> **Exercise instructions**: Below are the entries; count the lines in them that contain the word "cools" and give only the number.

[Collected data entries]

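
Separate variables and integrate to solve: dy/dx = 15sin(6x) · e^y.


Separate: e^(-y) dy = 15sin(6x) dx.
Integrate: -e^(-y) = -(5/2)cos(6x) + C₀.
Rearrange: e^(-y) = (5/2)cos(6x) + C.


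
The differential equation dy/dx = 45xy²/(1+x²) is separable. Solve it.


Separate: dy/y² = 45x/(1+x²) dx.
Integrate LHS: ∫ dy/y² = -1/y.
Integrate RHS via u = 1+x²: (45/2)ln(1+x²) + C.
Result: -1/y = (45/2)ln(1+x²) + C.


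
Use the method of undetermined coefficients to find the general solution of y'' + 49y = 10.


Homogeneous part: r² + 49 = 0 ⇒ r = ±7i, so y_h = C₁cos(7x) + C₂sin(7x).
Try constant y_p = A; plug in: 49A = 10 ⇒ A = 10/49.
General solution: y = C₁cos(7x) + C₂sin(7x) + 10/49.


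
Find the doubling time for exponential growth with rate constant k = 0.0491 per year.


Exponential growth: P(t) = P₀ e^(0.0491t). Set P(t)/P₀ = 2: e^(0.0491t) = 2.
Solve: t = ln(2)/0.0491 ≈ 14.12 years.


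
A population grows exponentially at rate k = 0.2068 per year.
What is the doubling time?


Exponential growth: P(t) = P₀ e^(0.2068t). Set P(t)/P₀ = 2: e^(0.2068t) = 2.
Solve: t = ln(2)/0.2068 ≈ 3.35 years.


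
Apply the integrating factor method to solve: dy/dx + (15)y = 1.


P(x) = 15, Q(x) = 1; integrating factor μ = e^(15x).
(μ y)' = e^(15x) ⇒ μ y = (1/15)e^(15x) + C.
Divide by μ: y = 1/15 + Ce^(-15x).


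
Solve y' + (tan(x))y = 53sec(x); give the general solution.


P(x) = tan(x) ⇒ μ = e^(∫tan(x)dx) = sec(x).
(sec(x) y)' = 53sec²(x) ⇒ sec(x) y = 53tan(x) + C.
Multiply by cos(x): y = 53sin(x) + C·cos(x).


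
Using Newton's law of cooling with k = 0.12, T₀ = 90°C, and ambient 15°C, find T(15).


Newton's law: dT/dt = -k(T - T_a) has solution T(t) = T_a + (T₀ - T_a)e^(-kt).
Plug in T_a = 15, T₀ = 90, k = 0.12, t = 15: T(15) = 15 + (75)e^(-1.80) ≈ 27.4°C.


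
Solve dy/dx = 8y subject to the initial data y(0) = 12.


General solution of y' = 8y is y = Ce^(8x).
Apply y(0) = 12: C = 12.
Particular solution: y = 12e^(8x).


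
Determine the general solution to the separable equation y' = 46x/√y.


Separate: √y dy = 46x dx.
Integrate: (2/3)y^(3/2) = 23x² + C.


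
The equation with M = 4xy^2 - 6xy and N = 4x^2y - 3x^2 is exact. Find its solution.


Check exactness: ∂M/∂y = 8xy - 6x and ∂N/∂x = 8xy - 6x; equal, so the equation is exact.
Integrate M with respect to x (treating y as constant): ∫M dx = 2x^2y^2 - 3x^2y + h(y).
Differentiate w.r.t. y and set equal to N: all terms match, so h'(y) = 0 and h is a constant absorbed into C.
General solution: 2x^2y^2 - 3x^2y = C.


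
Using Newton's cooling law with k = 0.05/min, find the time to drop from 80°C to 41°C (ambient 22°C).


From T(t) = T_a + (T₀ - T_a)e^(-kt), set T(t) = 41:
(41 - 22) / (80 - 22) = e^(-0.05t), so t = -ln(0.328)/0.05 ≈ 22.3 minutes.


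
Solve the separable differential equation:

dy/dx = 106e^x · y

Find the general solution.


Separate variables: dy/y = 106e^x dx.
Integrate: ln|y| = 106e^x + C₀.
Exponentiate: y = Ce^(106e^x).


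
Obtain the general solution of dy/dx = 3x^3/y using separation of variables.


Separate variables: y dy = 3x^3 dx.
Integrate both sides: y²/2 = (3/4)x^4 + C₀.
Multiply by 2: y² = (3/2)x^4 + C.


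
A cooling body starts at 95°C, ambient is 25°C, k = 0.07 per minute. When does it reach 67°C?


From T(t) = T_a + (T₀ - T_a)e^(-kt), set T(t) = 67:
(67 - 25) / (95 - 25) = e^(-0.07t), so t = -ln(0.600)/0.07 ≈ 7.3 minutes.


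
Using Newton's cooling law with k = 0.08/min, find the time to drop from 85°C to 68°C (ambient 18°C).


From T(t) = T_a + (T₀ - T_a)e^(-kt), set T(t) = 68:
(68 - 18) / (85 - 18) = e^(-0.08t), so t = -ln(0.746)/0.08 ≈ 3.7 minutes.


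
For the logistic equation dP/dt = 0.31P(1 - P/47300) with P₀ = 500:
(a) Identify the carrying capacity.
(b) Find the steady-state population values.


Logistic ODE dP/dt = 0.31P(1 - P/47300) has equilibria where dP/dt = 0, i.e. P = 0 or P = 47300.
The coefficient (1 - P/K) = 0 when P = K, identifying K = 47300 as the carrying capacity.
(a) K = 47300; (b) equilibria P = 0 and P = 47300.


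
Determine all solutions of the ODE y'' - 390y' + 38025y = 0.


Characteristic equation: r² - 390r + 38025 = 0, i.e. (r - 195)² = 0.
Repeated root r = 195; include an x factor for the second linearly independent solution.
General solution: y = (C₁ + C₂x)e^(195x).


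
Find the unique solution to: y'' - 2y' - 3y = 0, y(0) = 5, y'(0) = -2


Characteristic roots of r² - 2r - 3 = 0 are 3, -1.
General solution y = c₁ e^(3x) + c₂ e^(-x).
Apply y(0) = 5: c₁ + c₂ = 5. Apply y'(0) = -2: 3 c₁ - 1 c₂ = -2.
Solve: c₁ = 3/4, c₂ = 17/4.
Particular solution: y = (3/4)e^(3x) + (17/4)e^(-x).


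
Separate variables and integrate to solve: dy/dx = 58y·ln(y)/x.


Separate: dy/[y ln(y)] = 58 dx/x.
Substitute u = ln(y): du/u = 58 dx/x.
Integrate: ln|ln(y)| = 58ln|x| + C₀, hence ln(y) = C·x^58.


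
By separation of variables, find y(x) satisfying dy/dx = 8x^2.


Integrate both sides with respect to x: y = ∫ 8x^2 dx = (8/3)x^3 + C.


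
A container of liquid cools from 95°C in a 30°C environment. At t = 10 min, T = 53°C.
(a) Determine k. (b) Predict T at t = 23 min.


Newton's law: T(t) = T_a + (T₀ - T_a)e^(-kt).
(a) Use T(10) = 53: (53 - 30)/(95 - 30) = e^(-k·10), so k = -ln(0.354)/10 ≈ 0.1039.
(b) Apply k to t = 23: T(23) = 30 + (65)e^(-2.389) ≈ 36.0°C.


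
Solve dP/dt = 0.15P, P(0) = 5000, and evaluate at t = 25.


The ODE dP/dt = 0.15P has solution P(t) = P(0)e^(0.15t).
Substitute P(0) = 5000 and t = 25: P(25) = 5000 e^(3.75) ≈ 212605.


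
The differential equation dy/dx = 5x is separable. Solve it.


Integrate both sides with respect to x: y = ∫ 5x dx = (5/2)x^2 + C.


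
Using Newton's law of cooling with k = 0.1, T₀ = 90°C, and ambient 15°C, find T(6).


Newton's law: dT/dt = -k(T - T_a) has solution T(t) = T_a + (T₀ - T_a)e^(-kt).
Plug in T_a = 15, T₀ = 90, k = 0.1, t = 6: T(6) = 15 + (75)e^(-0.60) ≈ 56.2°C.


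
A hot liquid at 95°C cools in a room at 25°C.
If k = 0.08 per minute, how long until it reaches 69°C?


From T(t) = T_a + (T₀ - T_a)e^(-kt), set T(t) = 69:
(69 - 25) / (95 - 25) = e^(-0.08t), so t = -ln(0.629)/0.08 ≈ 5.8 minutes.


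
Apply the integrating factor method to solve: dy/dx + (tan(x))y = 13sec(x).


P(x) = tan(x) ⇒ μ = e^(∫tan(x)dx) = sec(x).
(sec(x) y)' = 13sec²(x) ⇒ sec(x) y = 13tan(x) + C.
Multiply by cos(x): y = 13sin(x) + C·cos(x).


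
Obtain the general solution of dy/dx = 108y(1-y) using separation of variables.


Separate: dy/[y(1-y)] = 108 dx.
Partial fractions: 1/[y(1-y)] = 1/y + 1/(1-y).
Integrate: ln|y/(1-y)| = 108x + C₀.
Solve for y: y = 1/(1 + Ce^(-108x)).


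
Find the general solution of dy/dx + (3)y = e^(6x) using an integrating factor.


P(x) = 3 ⇒ μ = e^(3x).
(μ y)' = e^(9x) ⇒ μ y = e^(9x)/9 + C.
Divide by μ: y = (1/9)e^(6x) + Ce^(-3x).


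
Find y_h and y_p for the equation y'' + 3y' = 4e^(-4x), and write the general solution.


Characteristic roots of r² + 3r = 0 are -3, 0.
y_h = C₁e^(-3x) + C₂.
Forcing exponent -4 is not a characteristic root; try y_p = Ae^(-4x).
Substitute: A·(16 + (3)·-4 + (0)) = A·4 = 4, so A = 1.
General solution: y = C₁e^(-3x) + C₂ + e^(-4x).


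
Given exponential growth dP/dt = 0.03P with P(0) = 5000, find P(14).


The ODE dP/dt = 0.03P has solution P(t) = P(0)e^(0.03t).
Substitute P(0) = 5000 and t = 14: P(14) = 5000 e^(0.42) ≈ 7610.


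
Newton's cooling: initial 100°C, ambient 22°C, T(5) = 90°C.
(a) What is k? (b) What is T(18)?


Newton's law: T(t) = T_a + (T₀ - T_a)e^(-kt).
(a) Use T(5) = 90: (90 - 22)/(100 - 22) = e^(-k·5), so k = -ln(0.872)/5 ≈ 0.0274.
(b) Apply k to t = 18: T(18) = 22 + (78)e^(-0.494) ≈ 69.6°C.


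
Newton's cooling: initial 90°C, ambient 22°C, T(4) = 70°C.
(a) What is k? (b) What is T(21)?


Newton's law: T(t) = T_a + (T₀ - T_a)e^(-kt).
(a) Use T(4) = 70: (70 - 22)/(90 - 22) = e^(-k·4), so k = -ln(0.706)/4 ≈ 0.0871.
(b) Apply k to t = 21: T(21) = 22 + (68)e^(-1.829) ≈ 32.9°C.


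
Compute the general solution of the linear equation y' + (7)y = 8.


P(x) = 7, Q(x) = 8; integrating factor μ = e^(7x).
(μ y)' = 8e^(7x) ⇒ μ y = (8/7)e^(7x) + C.
Divide by μ: y = 8/7 + Ce^(-7x).


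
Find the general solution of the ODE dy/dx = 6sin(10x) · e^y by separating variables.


Separate: e^(-y) dy = 6sin(10x) dx.
Integrate: -e^(-y) = -(3/5)cos(10x) + C₀.
Rearrange: e^(-y) = (3/5)cos(10x) + C.


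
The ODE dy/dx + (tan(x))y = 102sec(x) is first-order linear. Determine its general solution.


P(x) = tan(x) ⇒ μ = e^(∫tan(x)dx) = sec(x).
(sec(x) y)' = 102sec²(x) ⇒ sec(x) y = 102tan(x) + C.
Multiply by cos(x): y = 102sin(x) + C·cos(x).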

> **Response for this exercise**: 2